[Dataset entries]
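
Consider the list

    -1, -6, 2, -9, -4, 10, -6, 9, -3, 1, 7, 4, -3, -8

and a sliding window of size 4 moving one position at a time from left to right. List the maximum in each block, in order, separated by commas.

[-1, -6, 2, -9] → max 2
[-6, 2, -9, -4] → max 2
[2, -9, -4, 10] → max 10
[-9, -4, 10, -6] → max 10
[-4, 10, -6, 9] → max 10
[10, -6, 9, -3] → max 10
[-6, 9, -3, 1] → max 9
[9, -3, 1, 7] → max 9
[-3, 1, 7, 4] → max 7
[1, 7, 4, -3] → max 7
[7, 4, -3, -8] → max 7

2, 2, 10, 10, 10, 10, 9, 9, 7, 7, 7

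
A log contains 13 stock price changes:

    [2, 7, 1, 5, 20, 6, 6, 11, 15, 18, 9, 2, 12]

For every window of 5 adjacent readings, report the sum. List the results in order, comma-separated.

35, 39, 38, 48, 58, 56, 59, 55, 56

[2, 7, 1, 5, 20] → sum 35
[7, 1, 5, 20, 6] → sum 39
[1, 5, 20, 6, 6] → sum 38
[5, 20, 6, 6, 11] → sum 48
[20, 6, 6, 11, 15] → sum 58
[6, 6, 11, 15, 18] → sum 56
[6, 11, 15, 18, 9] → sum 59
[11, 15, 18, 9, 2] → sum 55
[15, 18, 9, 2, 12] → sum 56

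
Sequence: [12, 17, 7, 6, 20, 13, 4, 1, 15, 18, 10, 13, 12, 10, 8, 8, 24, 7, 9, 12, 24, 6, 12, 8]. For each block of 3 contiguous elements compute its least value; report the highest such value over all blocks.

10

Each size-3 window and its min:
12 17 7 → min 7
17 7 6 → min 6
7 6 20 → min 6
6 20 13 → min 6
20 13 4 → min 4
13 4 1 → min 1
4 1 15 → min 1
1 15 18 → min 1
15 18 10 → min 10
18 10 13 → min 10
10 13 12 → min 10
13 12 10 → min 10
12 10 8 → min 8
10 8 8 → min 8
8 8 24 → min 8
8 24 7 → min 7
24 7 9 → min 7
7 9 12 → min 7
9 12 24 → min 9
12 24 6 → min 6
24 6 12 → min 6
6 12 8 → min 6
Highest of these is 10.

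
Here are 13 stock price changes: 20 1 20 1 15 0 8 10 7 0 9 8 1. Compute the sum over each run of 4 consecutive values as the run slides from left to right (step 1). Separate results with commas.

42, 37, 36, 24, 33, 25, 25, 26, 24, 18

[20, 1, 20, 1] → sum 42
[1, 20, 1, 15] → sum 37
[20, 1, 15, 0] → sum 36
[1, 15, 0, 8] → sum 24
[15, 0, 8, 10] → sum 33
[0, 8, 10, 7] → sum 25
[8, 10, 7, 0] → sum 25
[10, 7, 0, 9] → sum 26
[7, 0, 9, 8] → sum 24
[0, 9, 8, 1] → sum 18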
* * *
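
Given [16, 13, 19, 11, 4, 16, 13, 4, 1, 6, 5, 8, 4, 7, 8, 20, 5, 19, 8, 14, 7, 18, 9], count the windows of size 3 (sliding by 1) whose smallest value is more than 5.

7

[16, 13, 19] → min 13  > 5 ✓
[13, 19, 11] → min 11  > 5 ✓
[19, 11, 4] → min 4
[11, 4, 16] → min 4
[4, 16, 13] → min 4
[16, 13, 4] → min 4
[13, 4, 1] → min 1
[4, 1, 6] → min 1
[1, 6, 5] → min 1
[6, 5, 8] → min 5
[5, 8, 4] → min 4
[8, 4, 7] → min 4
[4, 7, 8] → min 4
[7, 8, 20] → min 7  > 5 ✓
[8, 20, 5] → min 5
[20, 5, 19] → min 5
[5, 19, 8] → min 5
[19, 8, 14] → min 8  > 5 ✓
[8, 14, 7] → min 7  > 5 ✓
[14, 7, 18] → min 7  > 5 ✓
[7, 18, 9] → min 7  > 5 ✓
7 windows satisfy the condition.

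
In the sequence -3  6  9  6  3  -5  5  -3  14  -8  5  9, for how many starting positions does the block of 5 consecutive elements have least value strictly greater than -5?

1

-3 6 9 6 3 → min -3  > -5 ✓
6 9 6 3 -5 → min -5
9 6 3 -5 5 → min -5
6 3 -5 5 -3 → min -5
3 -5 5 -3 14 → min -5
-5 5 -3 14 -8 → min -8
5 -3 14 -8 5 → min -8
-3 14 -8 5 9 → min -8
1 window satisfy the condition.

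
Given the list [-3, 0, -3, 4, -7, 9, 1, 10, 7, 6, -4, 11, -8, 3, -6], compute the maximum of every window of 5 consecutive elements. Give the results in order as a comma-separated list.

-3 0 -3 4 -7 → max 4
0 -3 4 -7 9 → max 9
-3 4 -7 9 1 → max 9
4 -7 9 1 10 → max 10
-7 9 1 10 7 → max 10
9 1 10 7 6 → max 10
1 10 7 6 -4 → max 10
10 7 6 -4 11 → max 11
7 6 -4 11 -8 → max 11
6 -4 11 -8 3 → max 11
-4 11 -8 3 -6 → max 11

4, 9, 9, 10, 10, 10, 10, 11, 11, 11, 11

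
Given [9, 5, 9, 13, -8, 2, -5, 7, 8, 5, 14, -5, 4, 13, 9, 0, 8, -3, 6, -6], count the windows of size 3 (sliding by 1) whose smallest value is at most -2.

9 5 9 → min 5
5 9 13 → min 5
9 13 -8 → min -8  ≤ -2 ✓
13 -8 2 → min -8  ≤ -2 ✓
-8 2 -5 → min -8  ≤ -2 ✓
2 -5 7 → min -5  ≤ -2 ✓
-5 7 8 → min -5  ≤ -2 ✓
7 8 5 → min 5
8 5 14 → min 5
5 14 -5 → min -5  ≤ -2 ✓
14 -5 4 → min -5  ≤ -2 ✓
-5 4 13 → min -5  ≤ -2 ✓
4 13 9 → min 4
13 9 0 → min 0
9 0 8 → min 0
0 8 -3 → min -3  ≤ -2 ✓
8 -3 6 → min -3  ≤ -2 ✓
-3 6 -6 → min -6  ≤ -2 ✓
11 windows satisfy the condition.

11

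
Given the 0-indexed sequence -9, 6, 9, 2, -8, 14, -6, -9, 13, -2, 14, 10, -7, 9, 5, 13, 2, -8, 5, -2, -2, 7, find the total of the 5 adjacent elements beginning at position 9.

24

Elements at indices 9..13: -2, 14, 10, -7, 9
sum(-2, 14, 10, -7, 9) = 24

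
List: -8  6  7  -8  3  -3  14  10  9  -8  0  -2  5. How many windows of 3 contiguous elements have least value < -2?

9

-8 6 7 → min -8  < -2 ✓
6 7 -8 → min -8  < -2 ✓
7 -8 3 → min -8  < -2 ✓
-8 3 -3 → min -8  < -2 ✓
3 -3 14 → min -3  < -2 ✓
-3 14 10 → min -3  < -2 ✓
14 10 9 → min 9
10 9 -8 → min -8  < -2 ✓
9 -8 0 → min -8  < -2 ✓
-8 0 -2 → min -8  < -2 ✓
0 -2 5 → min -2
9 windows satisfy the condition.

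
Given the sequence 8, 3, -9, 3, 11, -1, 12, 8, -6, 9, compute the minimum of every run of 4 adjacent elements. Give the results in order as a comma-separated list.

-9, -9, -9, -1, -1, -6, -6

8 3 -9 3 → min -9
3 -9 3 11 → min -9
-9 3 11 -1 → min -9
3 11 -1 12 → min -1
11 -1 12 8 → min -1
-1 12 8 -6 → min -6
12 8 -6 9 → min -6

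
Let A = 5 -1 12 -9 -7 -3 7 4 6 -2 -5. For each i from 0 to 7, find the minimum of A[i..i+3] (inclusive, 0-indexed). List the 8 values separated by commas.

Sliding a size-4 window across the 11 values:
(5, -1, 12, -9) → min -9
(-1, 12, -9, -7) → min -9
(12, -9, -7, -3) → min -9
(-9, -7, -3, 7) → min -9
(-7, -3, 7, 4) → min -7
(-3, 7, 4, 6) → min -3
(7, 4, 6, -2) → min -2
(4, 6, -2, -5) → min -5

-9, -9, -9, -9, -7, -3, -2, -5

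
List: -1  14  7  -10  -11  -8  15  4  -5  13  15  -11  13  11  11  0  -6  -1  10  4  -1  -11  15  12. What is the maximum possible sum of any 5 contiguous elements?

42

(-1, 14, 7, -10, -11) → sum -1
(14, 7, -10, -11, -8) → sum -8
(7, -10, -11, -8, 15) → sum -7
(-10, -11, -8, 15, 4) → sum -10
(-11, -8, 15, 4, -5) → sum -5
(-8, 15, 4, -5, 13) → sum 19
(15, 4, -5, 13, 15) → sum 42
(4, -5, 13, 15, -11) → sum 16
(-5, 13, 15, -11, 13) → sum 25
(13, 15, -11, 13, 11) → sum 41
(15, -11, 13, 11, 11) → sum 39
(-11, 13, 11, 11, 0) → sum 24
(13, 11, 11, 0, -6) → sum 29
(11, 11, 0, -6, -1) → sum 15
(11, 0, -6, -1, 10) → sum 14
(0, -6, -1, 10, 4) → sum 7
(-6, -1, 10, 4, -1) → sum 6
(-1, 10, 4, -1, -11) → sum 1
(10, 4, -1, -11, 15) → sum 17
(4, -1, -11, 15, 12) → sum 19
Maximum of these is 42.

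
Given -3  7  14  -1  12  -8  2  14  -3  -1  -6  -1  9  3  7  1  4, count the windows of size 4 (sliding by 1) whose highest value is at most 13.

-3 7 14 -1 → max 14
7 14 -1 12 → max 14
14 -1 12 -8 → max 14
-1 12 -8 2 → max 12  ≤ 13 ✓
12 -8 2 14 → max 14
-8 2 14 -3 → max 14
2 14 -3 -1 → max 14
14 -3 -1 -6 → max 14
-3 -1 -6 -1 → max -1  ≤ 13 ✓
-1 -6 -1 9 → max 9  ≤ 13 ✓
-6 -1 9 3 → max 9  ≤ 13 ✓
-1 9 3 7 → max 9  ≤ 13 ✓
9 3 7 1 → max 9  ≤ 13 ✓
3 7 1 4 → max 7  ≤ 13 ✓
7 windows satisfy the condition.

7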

WHAT YOU SHOULD DO:
Only the lines above from the line containing "Consider the list" through the line containing "A log contains" should be retyped, exactly and with both ends included.

RESPONSE:
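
Consider the list

    -1, -6, 2, -9, -4, 10, -6, 9, -3, 1, 7, 4, -3, -8

and a sliding window of size 4 moving one position at a time from left to right. List the maximum in each block, in order, separated by commas.

[-1, -6, 2, -9] → max 2
[-6, 2, -9, -4] → max 2
[2, -9, -4, 10] → max 10
[-9, -4, 10, -6] → max 10
[-4, 10, -6, 9] → max 10
[10, -6, 9, -3] → max 10
[-6, 9, -3, 1] → max 9
[9, -3, 1, 7] → max 9
[-3, 1, 7, 4] → max 7
[1, 7, 4, -3] → max 7
[7, 4, -3, -8] → max 7

2, 2, 10, 10, 10, 10, 9, 9, 7, 7, 7

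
A log contains 13 stock price changes: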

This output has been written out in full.